**Required action:**
The data below holds a line containing "0.3601 horsepower = (in watt) 268.5" and a line containing "113 erg + 117.8 joule = (in erg)"; please quote exactly those two lines and every line between them, and nothing else.

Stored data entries

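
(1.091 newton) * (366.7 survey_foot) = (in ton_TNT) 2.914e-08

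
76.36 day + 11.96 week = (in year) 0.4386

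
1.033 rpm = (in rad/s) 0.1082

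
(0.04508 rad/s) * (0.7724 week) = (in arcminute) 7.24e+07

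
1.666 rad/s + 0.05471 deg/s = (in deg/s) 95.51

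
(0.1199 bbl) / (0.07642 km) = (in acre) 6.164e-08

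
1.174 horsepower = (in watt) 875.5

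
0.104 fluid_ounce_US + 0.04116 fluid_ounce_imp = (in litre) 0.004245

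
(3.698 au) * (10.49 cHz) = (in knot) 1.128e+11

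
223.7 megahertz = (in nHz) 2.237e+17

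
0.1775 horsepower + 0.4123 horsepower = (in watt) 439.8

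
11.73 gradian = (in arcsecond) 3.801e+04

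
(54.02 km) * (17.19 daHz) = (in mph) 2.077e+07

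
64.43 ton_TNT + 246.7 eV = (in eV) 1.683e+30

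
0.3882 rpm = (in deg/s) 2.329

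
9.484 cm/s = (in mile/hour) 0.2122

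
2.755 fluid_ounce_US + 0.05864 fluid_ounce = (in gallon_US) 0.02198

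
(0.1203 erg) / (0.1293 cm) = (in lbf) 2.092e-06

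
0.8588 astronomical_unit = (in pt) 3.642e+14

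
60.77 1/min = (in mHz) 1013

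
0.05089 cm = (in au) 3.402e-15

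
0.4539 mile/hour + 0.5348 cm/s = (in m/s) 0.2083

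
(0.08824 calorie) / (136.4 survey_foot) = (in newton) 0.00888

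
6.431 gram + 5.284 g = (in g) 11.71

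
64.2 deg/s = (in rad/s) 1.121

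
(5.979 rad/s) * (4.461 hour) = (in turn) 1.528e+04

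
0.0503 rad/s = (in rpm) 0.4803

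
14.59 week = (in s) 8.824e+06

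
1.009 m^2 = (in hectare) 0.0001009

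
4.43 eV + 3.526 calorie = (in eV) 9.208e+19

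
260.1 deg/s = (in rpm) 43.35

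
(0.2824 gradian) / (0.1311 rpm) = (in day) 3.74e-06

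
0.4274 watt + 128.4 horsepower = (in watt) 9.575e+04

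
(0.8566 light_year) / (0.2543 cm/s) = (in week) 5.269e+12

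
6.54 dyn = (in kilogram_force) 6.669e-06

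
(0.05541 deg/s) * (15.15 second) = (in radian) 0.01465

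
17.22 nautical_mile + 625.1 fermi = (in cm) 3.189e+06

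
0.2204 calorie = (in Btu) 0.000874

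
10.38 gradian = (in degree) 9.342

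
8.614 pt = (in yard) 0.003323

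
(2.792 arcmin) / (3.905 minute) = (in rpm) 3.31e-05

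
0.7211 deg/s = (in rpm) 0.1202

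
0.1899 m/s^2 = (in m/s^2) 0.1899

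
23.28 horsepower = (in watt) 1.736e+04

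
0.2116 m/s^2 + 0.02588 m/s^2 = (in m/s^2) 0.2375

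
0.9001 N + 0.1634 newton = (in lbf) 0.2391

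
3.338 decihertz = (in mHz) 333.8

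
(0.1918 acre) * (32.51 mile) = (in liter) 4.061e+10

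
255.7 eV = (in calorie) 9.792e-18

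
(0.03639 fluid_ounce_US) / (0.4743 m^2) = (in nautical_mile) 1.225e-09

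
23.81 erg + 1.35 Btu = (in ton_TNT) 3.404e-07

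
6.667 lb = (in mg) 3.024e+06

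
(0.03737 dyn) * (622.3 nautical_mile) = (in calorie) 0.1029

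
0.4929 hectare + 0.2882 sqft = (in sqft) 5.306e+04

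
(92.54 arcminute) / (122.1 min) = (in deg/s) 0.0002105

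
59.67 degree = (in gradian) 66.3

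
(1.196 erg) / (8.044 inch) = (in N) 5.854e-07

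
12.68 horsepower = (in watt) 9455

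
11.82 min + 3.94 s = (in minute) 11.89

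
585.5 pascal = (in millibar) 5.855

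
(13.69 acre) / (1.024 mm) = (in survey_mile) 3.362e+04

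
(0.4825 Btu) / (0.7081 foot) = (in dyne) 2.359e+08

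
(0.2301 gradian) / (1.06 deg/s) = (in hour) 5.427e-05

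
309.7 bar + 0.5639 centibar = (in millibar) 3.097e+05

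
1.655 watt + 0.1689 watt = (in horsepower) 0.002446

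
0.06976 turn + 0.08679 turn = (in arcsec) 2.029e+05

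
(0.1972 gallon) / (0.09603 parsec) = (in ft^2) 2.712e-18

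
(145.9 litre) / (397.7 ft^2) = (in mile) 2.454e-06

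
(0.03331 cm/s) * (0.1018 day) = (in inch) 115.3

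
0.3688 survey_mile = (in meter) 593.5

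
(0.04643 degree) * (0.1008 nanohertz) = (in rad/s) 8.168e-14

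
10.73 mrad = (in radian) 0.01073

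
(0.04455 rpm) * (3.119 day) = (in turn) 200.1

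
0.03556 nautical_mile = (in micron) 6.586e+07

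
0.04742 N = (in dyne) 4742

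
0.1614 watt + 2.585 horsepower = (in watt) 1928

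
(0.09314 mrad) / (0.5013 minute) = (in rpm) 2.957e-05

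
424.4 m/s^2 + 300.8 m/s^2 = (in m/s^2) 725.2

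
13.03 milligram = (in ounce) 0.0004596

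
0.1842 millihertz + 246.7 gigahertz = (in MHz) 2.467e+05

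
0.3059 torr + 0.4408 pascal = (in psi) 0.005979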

==

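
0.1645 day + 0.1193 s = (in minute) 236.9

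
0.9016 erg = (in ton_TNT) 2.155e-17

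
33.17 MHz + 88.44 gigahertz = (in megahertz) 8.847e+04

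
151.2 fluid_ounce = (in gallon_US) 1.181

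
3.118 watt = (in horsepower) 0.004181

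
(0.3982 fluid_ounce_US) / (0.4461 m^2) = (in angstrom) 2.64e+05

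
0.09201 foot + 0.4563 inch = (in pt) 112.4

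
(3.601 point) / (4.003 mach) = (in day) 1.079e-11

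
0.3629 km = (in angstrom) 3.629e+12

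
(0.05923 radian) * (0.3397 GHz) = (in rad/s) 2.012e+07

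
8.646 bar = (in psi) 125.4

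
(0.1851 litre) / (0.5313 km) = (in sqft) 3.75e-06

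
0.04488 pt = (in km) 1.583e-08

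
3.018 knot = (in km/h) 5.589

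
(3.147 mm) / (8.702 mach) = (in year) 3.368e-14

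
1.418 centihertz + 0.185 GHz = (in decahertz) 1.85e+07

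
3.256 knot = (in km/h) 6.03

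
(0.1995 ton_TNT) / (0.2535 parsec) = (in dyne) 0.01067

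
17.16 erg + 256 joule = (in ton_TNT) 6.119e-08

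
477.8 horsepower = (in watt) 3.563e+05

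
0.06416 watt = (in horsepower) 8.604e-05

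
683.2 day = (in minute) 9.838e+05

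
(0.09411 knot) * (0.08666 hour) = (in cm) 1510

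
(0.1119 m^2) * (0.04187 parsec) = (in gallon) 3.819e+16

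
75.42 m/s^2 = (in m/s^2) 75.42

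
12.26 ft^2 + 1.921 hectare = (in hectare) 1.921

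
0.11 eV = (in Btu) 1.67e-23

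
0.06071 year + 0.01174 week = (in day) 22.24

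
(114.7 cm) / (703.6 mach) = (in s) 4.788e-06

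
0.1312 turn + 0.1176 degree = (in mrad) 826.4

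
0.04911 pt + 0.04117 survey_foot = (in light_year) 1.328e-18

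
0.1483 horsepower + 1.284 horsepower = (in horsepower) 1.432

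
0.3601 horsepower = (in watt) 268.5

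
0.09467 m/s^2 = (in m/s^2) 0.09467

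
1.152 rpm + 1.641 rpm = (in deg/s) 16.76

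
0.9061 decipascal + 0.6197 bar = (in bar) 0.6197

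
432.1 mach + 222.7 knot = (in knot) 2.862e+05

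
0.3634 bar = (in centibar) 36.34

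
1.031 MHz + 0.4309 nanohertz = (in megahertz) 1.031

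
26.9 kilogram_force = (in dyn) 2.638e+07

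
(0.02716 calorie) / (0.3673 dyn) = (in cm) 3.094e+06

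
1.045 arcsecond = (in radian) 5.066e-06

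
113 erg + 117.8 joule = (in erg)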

* * *

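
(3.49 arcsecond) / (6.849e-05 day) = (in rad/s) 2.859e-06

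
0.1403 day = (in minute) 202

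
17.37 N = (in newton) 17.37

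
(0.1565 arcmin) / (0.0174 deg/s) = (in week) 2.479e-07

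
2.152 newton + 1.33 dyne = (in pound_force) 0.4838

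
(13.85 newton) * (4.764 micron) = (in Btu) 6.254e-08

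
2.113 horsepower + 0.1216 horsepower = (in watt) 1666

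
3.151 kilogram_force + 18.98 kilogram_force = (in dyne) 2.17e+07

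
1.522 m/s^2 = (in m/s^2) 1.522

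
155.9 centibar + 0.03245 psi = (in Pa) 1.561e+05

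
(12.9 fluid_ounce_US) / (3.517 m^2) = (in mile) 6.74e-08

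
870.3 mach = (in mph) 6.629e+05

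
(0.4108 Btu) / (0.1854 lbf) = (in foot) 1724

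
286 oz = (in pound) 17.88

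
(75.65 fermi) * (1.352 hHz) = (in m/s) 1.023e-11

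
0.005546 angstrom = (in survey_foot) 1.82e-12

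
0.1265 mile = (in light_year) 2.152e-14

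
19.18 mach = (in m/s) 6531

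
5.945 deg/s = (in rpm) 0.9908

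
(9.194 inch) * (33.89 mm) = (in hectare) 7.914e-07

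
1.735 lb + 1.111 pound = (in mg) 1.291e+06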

**Exercise solution:**
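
0.3601 horsepower = (in watt) 268.5

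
0.09467 m/s^2 = (in m/s^2) 0.09467

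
1.152 rpm + 1.641 rpm = (in deg/s) 16.76

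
0.9061 decipascal + 0.6197 bar = (in bar) 0.6197

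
432.1 mach + 222.7 knot = (in knot) 2.862e+05

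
0.3634 bar = (in centibar) 36.34

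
1.031 MHz + 0.4309 nanohertz = (in megahertz) 1.031

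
26.9 kilogram_force = (in dyn) 2.638e+07

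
(0.02716 calorie) / (0.3673 dyn) = (in cm) 3.094e+06

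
1.045 arcsecond = (in radian) 5.066e-06

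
113 erg + 117.8 joule = (in erg)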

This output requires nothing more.